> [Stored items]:
──────────
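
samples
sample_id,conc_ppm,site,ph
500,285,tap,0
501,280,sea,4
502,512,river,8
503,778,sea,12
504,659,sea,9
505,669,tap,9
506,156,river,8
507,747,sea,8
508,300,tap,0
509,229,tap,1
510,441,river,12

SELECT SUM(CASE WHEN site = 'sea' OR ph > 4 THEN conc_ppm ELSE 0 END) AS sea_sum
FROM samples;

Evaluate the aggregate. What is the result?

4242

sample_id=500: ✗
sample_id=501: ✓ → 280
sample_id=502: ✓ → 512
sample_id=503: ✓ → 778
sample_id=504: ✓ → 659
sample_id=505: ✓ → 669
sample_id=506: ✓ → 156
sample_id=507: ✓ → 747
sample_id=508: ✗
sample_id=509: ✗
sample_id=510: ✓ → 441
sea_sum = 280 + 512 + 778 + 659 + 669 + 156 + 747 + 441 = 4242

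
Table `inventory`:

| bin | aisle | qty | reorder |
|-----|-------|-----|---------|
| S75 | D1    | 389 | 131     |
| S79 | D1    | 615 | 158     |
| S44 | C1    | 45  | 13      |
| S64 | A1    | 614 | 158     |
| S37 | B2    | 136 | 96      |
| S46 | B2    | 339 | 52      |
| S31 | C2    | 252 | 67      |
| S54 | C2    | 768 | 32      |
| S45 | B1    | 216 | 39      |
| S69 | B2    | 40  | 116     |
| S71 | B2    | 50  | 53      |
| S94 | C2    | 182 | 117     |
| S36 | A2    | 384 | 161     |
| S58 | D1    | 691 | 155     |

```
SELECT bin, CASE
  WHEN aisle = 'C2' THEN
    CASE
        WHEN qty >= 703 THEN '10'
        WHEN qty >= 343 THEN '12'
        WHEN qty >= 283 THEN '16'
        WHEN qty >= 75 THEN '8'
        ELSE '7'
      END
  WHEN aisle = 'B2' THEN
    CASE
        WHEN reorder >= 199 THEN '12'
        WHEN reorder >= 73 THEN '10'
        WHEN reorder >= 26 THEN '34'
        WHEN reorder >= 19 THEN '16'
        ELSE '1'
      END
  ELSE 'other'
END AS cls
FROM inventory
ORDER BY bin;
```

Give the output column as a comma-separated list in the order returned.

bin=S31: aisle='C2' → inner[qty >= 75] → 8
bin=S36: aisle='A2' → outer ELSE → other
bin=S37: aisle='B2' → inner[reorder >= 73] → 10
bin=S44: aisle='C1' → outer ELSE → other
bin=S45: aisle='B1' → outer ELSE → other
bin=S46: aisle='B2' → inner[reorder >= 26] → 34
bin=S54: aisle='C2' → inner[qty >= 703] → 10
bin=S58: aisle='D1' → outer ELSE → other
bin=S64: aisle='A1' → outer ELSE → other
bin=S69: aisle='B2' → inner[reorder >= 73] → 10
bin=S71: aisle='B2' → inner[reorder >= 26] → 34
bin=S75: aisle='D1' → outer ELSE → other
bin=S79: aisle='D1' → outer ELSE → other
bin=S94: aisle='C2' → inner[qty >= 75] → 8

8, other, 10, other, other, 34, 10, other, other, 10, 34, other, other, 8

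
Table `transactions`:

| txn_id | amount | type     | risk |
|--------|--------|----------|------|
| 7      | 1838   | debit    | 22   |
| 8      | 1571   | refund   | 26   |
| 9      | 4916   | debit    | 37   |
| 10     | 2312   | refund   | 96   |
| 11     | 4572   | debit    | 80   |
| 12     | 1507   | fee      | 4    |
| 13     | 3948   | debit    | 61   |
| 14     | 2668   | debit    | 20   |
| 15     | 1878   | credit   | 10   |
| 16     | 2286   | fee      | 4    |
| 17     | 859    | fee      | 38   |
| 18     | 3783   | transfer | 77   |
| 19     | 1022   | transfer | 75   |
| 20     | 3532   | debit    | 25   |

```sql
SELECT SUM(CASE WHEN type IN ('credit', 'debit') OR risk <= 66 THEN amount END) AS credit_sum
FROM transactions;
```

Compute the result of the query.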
──────────
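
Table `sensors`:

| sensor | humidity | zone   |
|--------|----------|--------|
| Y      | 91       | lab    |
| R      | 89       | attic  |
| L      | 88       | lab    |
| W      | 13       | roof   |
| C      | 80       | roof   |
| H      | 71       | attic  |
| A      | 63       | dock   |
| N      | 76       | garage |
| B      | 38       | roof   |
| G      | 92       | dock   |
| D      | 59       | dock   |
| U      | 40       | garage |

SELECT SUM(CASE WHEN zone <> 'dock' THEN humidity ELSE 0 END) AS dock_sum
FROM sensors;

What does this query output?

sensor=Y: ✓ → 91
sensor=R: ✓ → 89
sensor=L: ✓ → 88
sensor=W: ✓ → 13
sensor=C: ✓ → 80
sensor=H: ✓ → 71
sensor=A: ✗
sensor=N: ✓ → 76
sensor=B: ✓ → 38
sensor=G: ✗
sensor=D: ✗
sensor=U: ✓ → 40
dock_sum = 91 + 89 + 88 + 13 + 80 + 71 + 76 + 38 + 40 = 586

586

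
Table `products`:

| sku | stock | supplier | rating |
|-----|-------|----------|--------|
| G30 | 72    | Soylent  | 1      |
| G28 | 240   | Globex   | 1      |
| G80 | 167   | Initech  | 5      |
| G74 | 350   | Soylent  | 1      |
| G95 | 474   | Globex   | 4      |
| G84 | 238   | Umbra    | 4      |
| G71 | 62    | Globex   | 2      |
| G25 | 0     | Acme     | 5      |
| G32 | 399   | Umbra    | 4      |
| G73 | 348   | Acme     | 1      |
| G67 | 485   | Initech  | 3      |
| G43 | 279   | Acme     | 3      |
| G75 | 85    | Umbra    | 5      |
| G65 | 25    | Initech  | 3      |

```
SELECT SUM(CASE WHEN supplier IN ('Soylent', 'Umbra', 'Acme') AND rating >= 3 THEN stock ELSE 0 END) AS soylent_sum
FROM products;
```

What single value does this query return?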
──────────
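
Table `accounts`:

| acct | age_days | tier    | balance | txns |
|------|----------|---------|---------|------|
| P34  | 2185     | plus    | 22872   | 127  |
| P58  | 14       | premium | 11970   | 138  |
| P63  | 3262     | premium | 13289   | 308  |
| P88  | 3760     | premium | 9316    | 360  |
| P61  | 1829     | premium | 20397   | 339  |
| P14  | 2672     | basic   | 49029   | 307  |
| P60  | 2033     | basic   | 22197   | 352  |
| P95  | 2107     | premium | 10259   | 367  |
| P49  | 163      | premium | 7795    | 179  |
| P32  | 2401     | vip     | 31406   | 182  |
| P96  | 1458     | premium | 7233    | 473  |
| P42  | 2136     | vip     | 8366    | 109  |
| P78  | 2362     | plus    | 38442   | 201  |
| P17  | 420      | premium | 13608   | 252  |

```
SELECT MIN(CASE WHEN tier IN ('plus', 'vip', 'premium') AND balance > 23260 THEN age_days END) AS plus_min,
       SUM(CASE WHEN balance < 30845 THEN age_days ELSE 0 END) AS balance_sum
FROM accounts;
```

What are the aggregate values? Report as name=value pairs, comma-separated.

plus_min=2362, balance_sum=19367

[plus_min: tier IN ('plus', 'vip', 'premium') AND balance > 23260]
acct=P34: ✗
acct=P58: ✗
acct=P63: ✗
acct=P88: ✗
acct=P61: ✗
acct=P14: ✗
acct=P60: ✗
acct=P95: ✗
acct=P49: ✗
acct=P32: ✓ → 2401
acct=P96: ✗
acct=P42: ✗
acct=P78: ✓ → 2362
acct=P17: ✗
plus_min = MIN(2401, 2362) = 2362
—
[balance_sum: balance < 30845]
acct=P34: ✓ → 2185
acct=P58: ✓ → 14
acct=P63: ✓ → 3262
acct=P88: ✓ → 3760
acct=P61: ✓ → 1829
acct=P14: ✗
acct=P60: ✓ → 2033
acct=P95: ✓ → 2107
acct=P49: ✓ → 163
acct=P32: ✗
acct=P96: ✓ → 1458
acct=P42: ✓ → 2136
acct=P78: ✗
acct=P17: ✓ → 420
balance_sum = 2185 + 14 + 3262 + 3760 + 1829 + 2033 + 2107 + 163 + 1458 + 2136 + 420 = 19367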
──────────
> [Task instructions]:
Gather up the lines containing the word "type" from these records and copy them.

> [Answer for this exercise]:
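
| txn_id | amount | type     | risk |
SELECT SUM(CASE WHEN type IN ('credit', 'debit') OR risk <= 66 THEN amount END) AS credit_sum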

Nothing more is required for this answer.